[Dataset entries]
-- -- --

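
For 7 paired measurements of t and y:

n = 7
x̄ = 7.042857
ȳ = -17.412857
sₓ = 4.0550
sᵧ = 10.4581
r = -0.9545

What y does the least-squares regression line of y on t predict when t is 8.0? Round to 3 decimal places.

-19.769

b = r · sᵧ/sₓ = -0.9545 · 10.4581/4.055 = -2.461716
a = ȳ − b·x̄ = -17.412857 − (-2.461716)·7.042857 = -0.075347
ŷ(8.0) = a + b·8.0 = -0.075347 + (-2.461716)·8 = -19.769071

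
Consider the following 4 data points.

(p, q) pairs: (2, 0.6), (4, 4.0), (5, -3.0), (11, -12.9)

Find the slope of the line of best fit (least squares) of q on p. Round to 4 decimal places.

n = 4, Σx = 22, Σy = -11.3, Σxy = -139.7, Σx² = 166
Sxx = Σx² − (Σx)²/n = 166 − 121 = 45
Sxy = Σxy − (Σx)(Σy)/n = -139.7 − (-62.15) = -77.55
b = Sxy/Sxx = -77.55/45 = -1.723333

-1.7233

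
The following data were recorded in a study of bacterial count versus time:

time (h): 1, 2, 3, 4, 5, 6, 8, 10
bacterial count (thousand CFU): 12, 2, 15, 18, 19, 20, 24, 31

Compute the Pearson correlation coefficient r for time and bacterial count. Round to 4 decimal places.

0.8942

n = 8, Σx = 39, Σy = 141, Σxy = 850, Σx² = 255, Σy² = 2995
Sxx = Σx² − (Σx)²/n = 255 − 190.125 = 64.875
Sxy = Σxy − (Σx)(Σy)/n = 850 − 687.375 = 162.625
Syy = Σy² − (Σy)²/n = 2995 − 2485.125 = 509.875
r = Sxy/√(Sxx·Syy) = 162.625/√(33078.140625) = 162.625/181.873969 = 0.894163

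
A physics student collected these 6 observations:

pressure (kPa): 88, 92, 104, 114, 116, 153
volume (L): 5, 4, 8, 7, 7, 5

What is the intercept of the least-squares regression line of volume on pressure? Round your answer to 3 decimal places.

n = 6, Σx = 667, Σy = 36, Σxy = 4015, Σx² = 76885
Sxx = Σx² − (Σx)²/n = 76885 − 74148.166667 = 2736.833333
Sxy = Σxy − (Σx)(Σy)/n = 4015 − 4002 = 13
b = Sxy/Sxx = 13/2736.833333 = 0.004750
a = ȳ − b·x̄ = 6 − 0.004750·111.166667 = 5.471957

5.472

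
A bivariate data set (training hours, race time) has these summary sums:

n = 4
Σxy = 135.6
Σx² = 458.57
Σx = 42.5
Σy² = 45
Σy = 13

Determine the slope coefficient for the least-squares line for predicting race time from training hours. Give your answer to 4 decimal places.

Sxx = Σx² − (Σx)²/n = 458.57 − 451.5625 = 7.0075
Sxy = Σxy − (Σx)(Σy)/n = 135.6 − 138.125 = -2.525
b = Sxy/Sxx = -2.525/7.0075 = -0.360328

-0.3603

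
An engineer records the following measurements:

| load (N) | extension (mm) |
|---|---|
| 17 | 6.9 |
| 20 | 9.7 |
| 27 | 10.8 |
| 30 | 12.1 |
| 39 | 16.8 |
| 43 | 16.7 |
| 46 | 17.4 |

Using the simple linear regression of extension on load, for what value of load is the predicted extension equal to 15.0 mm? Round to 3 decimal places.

37.555

n = 7, Σx = 222, Σy = 90.4, Σxy = 3139.6, Σx² = 7804
Sxx = Σx² − (Σx)²/n = 7804 − 7040.571429 = 763.428571
Sxy = Σxy − (Σx)(Σy)/n = 3139.6 − 2866.971429 = 272.628571
b = Sxy/Sxx = 272.628571/763.428571 = 0.357111
a = ȳ − b·x̄ = 12.914286 − 0.357111·31.714286 = 1.588772
Set a + b·x = 15.0: x = (15.0 − 1.588772) / 0.357111 = 37.554810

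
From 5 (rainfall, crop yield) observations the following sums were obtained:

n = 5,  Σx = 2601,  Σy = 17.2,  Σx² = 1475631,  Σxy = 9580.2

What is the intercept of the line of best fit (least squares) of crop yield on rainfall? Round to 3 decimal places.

0.755

Sxx = Σx² − (Σx)²/n = 1475631 − 1353040.2 = 122590.8
Sxy = Σxy − (Σx)(Σy)/n = 9580.2 − 8947.44 = 632.76
b = Sxy/Sxx = 632.76/122590.8 = 0.005162
a = ȳ − b·x̄ = 3.44 − 0.005162·520.2 = 0.754956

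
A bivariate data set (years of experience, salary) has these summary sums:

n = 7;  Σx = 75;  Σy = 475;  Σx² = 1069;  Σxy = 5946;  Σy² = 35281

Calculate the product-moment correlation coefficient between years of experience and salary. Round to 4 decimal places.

0.9523

Sxx = Σx² − (Σx)²/n = 1069 − 803.571429 = 265.428571
Sxy = Σxy − (Σx)(Σy)/n = 5946 − 5089.285714 = 856.714286
Syy = Σy² − (Σy)²/n = 35281 − 32232.142857 = 3048.857143
r = Sxy/√(Sxx·Syy) = 856.714286/√(809253.795918) = 856.714286/899.585347 = 0.952344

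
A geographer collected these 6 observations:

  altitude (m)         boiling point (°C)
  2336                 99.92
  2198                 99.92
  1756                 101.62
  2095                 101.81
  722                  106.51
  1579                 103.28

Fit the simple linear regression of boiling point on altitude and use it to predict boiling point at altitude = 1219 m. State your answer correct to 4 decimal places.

n = 6, Σx = 10686, Σy = 613.06, Σxy = 1084753.29, Σx² = 20775186
Sxx = Σx² − (Σx)²/n = 20775186 − 19031766 = 1743420
Sxy = Σxy − (Σx)(Σy)/n = 1084753.29 − 1091859.86 = -7106.57
b = Sxy/Sxx = -7106.57/1743420 = -0.004076
a = ȳ − b·x̄ = 102.176667 − (-0.004076)·1781 = 109.436421
ŷ(1219) = a + b·1219 = 109.436421 + (-0.004076)·1219 = 104.467504

104.4675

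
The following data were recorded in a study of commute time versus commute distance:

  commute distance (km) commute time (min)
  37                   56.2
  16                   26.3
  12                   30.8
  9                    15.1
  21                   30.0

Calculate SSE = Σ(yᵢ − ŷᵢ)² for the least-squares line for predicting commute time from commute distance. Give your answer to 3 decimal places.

n = 5, Σx = 95, Σy = 158.4, Σxy = 3635.7, Σx² = 2291, Σy² = 5926.78
Sxx = Σx² − (Σx)²/n = 2291 − 1805 = 486
Sxy = Σxy − (Σx)(Σy)/n = 3635.7 − 3009.6 = 626.1
Syy = Σy² − (Σy)²/n = 5926.78 − 5018.112 = 908.668
b = Sxy/Sxx = 626.1/486 = 1.288272
SSE = Syy − b·Sxy = 908.668 − 1.288272·626.1 = 102.081148

102.081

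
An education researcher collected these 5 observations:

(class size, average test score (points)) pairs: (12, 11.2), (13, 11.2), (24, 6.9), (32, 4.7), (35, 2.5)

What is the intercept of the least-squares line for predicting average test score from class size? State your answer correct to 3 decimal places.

15.779

n = 5, Σx = 116, Σy = 36.5, Σxy = 683.5, Σx² = 3138
Sxx = Σx² − (Σx)²/n = 3138 − 2691.2 = 446.8
Sxy = Σxy − (Σx)(Σy)/n = 683.5 − 846.8 = -163.3
b = Sxy/Sxx = -163.3/446.8 = -0.365488
a = ȳ − b·x̄ = 7.3 − (-0.365488)·23.2 = 15.779320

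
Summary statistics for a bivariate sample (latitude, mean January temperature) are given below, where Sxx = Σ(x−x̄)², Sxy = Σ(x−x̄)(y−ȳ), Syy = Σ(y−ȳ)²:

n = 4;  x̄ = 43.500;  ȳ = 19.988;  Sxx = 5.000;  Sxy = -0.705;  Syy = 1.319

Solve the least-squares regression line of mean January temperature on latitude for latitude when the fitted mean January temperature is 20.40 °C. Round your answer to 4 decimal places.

b = Sxy/Sxx = -0.705/5 = -0.141
a = ȳ − b·x̄ = 19.988 − (-0.141)·43.5 = 26.1215
Set a + b·x = 20.40: x = (20.40 − 26.1215) / (-0.141) = 40.578014

40.5780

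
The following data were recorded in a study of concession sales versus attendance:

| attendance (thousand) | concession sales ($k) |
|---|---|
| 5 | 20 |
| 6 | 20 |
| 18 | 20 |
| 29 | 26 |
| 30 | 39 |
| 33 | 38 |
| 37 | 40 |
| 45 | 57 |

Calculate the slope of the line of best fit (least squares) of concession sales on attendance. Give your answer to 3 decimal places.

n = 8, Σx = 203, Σy = 260, Σxy = 7803, Σx² = 6609
Sxx = Σx² − (Σx)²/n = 6609 − 5151.125 = 1457.875
Sxy = Σxy − (Σx)(Σy)/n = 7803 − 6597.5 = 1205.5
b = Sxy/Sxx = 1205.5/1457.875 = 0.826888

0.827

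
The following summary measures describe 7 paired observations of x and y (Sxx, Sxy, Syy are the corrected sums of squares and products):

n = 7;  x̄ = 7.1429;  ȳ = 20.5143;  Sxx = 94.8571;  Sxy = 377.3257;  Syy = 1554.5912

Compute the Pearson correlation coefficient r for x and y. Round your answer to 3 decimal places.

r = Sxy/√(Sxx·Syy) = 377.3257/√(147464.012918) = 377.3257/384.010433 = 0.982592

0.983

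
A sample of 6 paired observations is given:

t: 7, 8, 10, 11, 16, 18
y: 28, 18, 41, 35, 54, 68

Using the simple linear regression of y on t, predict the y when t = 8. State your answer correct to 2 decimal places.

n = 6, Σx = 70, Σy = 244, Σxy = 3223, Σx² = 914
Sxx = Σx² − (Σx)²/n = 914 − 816.666667 = 97.333333
Sxy = Σxy − (Σx)(Σy)/n = 3223 − 2846.666667 = 376.333333
b = Sxy/Sxx = 376.333333/97.333333 = 3.866438
a = ȳ − b·x̄ = 40.666667 − 3.866438·11.666667 = -4.441781
ŷ(8) = a + b·8 = -4.441781 + 3.866438·8 = 26.489726

26.49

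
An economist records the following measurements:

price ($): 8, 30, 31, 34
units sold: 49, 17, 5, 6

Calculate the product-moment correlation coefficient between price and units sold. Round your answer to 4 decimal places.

n = 4, Σx = 103, Σy = 77, Σxy = 1261, Σx² = 3081, Σy² = 2751
Sxx = Σx² − (Σx)²/n = 3081 − 2652.25 = 428.75
Sxy = Σxy − (Σx)(Σy)/n = 1261 − 1982.75 = -721.75
Syy = Σy² − (Σy)²/n = 2751 − 1482.25 = 1268.75
r = Sxy/√(Sxx·Syy) = -721.75/√(543976.5625) = -721.75/737.547668 = -0.978581

-0.9786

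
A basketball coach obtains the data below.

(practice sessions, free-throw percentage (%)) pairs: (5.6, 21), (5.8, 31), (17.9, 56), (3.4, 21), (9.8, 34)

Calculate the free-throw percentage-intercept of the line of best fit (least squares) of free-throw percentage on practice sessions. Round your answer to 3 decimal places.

12.027

n = 5, Σx = 42.5, Σy = 163, Σxy = 1704.4, Σx² = 493.01
Sxx = Σx² − (Σx)²/n = 493.01 − 361.25 = 131.76
Sxy = Σxy − (Σx)(Σy)/n = 1704.4 − 1385.5 = 318.9
b = Sxy/Sxx = 318.9/131.76 = 2.420310
a = ȳ − b·x̄ = 32.6 − 2.420310·8.5 = 12.027368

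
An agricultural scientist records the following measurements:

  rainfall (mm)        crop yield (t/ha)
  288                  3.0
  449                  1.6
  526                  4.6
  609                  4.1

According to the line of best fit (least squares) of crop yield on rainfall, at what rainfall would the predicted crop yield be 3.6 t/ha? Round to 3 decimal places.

n = 4, Σx = 1872, Σy = 13.3, Σxy = 6498.9, Σx² = 932102
Sxx = Σx² − (Σx)²/n = 932102 − 876096 = 56006
Sxy = Σxy − (Σx)(Σy)/n = 6498.9 − 6224.4 = 274.5
b = Sxy/Sxx = 274.5/56006 = 0.004901
a = ȳ − b·x̄ = 3.325 − 0.004901·468 = 1.031210
Set a + b·x = 3.6: x = (3.6 − 1.031210) / 0.004901 = 524.108015

524.108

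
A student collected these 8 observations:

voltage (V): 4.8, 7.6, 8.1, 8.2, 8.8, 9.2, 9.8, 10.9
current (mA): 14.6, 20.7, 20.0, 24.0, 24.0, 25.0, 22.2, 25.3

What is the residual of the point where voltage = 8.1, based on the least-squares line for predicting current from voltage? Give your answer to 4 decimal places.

n = 8, Σx = 67.4, Σy = 175.8, Σxy = 1520.73, Σx² = 590.58
Sxx = Σx² − (Σx)²/n = 590.58 − 567.845 = 22.735
Sxy = Σxy − (Σx)(Σy)/n = 1520.73 − 1481.115 = 39.615
b = Sxy/Sxx = 39.615/22.735 = 1.742468
a = ȳ − b·x̄ = 21.975 − 1.742468·8.425 = 7.294711
ŷ(8.1) = 7.294711 + 1.742468·8.1 = 21.408698
residual = y − ŷ = 20.0 − 21.408698 = -1.408698

-1.4087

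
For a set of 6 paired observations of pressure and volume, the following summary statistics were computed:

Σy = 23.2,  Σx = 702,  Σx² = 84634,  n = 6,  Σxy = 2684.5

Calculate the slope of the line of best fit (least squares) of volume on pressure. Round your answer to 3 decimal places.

Sxx = Σx² − (Σx)²/n = 84634 − 82134 = 2500
Sxy = Σxy − (Σx)(Σy)/n = 2684.5 − 2714.4 = -29.9
b = Sxy/Sxx = -29.9/2500 = -0.01196

-0.012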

-- -- --

What you should do> Every line above from the line with "sₓ = 4.0550" to the line with "bacterial count (thousand", inclusive, must be returned exactly; no other line belongs in the reply.

Result of this task>
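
sₓ = 4.0550
sᵧ = 10.4581
r = -0.9545

What y does the least-squares regression line of y on t predict when t is 8.0? Round to 3 decimal places.

-19.769

b = r · sᵧ/sₓ = -0.9545 · 10.4581/4.055 = -2.461716
a = ȳ − b·x̄ = -17.412857 − (-2.461716)·7.042857 = -0.075347
ŷ(8.0) = a + b·8.0 = -0.075347 + (-2.461716)·8 = -19.769071

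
Consider the following 4 data points.

(p, q) pairs: (2, 0.6), (4, 4.0), (5, -3.0), (11, -12.9)

Find the slope of the line of best fit (least squares) of q on p. Round to 4 decimal places.

n = 4, Σx = 22, Σy = -11.3, Σxy = -139.7, Σx² = 166
Sxx = Σx² − (Σx)²/n = 166 − 121 = 45
Sxy = Σxy − (Σx)(Σy)/n = -139.7 − (-62.15) = -77.55
b = Sxy/Sxx = -77.55/45 = -1.723333

-1.7233

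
The following data were recorded in a study of bacterial count versus time:

time (h): 1, 2, 3, 4, 5, 6, 8, 10
bacterial count (thousand CFU): 12, 2, 15, 18, 19, 20, 24, 31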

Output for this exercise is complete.